Exactly and in full, give the records again.

Provided material below:

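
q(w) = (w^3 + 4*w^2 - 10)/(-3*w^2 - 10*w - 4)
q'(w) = (6*w + 10)*(w^3 + 4*w^2 - 10)/(-3*w^2 - 10*w - 4)^2 + (3*w^2 + 8*w)/(-3*w^2 - 10*w - 4) = (-3*w^4 - 20*w^3 - 52*w^2 - 92*w - 100)/(9*w^4 + 60*w^3 + 124*w^2 + 80*w + 16)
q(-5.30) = 1.32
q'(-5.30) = -0.37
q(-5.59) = 1.43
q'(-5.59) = -0.37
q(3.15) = -0.93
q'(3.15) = -0.43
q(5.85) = -1.98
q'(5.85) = -0.36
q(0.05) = 2.22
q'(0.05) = -5.15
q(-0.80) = -3.82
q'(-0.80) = -11.71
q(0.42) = 1.06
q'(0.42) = -1.96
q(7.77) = -2.67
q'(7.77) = -0.35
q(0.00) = 2.50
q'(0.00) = -6.25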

End of Provided material.

Finished task:
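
q(w) = (w^3 + 4*w^2 - 10)/(-3*w^2 - 10*w - 4)
q'(w) = (6*w + 10)*(w^3 + 4*w^2 - 10)/(-3*w^2 - 10*w - 4)^2 + (3*w^2 + 8*w)/(-3*w^2 - 10*w - 4) = (-3*w^4 - 20*w^3 - 52*w^2 - 92*w - 100)/(9*w^4 + 60*w^3 + 124*w^2 + 80*w + 16)
q(-5.30) = 1.32
q'(-5.30) = -0.37
q(-5.59) = 1.43
q'(-5.59) = -0.37
q(3.15) = -0.93
q'(3.15) = -0.43
q(5.85) = -1.98
q'(5.85) = -0.36
q(0.05) = 2.22
q'(0.05) = -5.15
q(-0.80) = -3.82
q'(-0.80) = -11.71
q(0.42) = 1.06
q'(0.42) = -1.96
q(7.77) = -2.67
q'(7.77) = -0.35
q(0.00) = 2.50
q'(0.00) = -6.25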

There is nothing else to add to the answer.